▸ **TASK PROMPT**:
Every record should be written out exactly, please.

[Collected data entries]
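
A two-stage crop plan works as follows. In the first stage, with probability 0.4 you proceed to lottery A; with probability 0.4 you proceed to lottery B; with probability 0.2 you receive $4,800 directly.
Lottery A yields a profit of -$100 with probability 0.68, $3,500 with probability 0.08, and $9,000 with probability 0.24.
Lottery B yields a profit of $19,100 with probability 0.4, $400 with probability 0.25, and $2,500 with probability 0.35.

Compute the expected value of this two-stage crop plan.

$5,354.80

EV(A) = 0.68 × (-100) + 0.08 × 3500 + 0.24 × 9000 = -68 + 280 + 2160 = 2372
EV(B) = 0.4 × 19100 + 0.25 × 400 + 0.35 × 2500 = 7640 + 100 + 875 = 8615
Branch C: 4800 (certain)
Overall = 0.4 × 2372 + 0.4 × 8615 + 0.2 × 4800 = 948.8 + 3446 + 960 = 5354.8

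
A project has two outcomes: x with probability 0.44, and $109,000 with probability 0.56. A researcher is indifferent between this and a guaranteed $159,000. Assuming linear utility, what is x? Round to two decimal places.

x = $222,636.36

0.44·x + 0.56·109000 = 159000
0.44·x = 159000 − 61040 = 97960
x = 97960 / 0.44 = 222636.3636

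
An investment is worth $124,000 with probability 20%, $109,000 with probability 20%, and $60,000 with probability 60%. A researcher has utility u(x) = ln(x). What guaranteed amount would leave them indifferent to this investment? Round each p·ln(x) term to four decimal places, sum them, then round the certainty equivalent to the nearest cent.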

▸ **ANSWER TO THIS PROBLEM**:
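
A two-stage crop plan works as follows. In the first stage, with probability 0.4 you proceed to lottery A; with probability 0.4 you proceed to lottery B; with probability 0.2 you receive $4,800 directly.
Lottery A yields a profit of -$100 with probability 0.68, $3,500 with probability 0.08, and $9,000 with probability 0.24.
Lottery B yields a profit of $19,100 with probability 0.4, $400 with probability 0.25, and $2,500 with probability 0.35.

Compute the expected value of this two-stage crop plan.

$5,354.80

EV(A) = 0.68 × (-100) + 0.08 × 3500 + 0.24 × 9000 = -68 + 280 + 2160 = 2372
EV(B) = 0.4 × 19100 + 0.25 × 400 + 0.35 × 2500 = 7640 + 100 + 875 = 8615
Branch C: 4800 (certain)
Overall = 0.4 × 2372 + 0.4 × 8615 + 0.2 × 4800 = 948.8 + 3446 + 960 = 5354.8

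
A project has two outcomes: x with probability 0.44, and $109,000 with probability 0.56. A researcher is indifferent between this and a guaranteed $159,000. Assuming linear utility, what is x? Round to two decimal places.

x = $222,636.36

0.44·x + 0.56·109000 = 159000
0.44·x = 159000 − 61040 = 97960
x = 97960 / 0.44 = 222636.3636

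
An investment is worth $124,000 with probability 20%, $109,000 with probability 20%, and $60,000 with probability 60%. A researcher has utility u(x) = ln(x). What guaranteed amount would leave them indifferent to this investment? Round each p·ln(x) term to four decimal places, sum them, then round the certainty equivalent to the nearest cent.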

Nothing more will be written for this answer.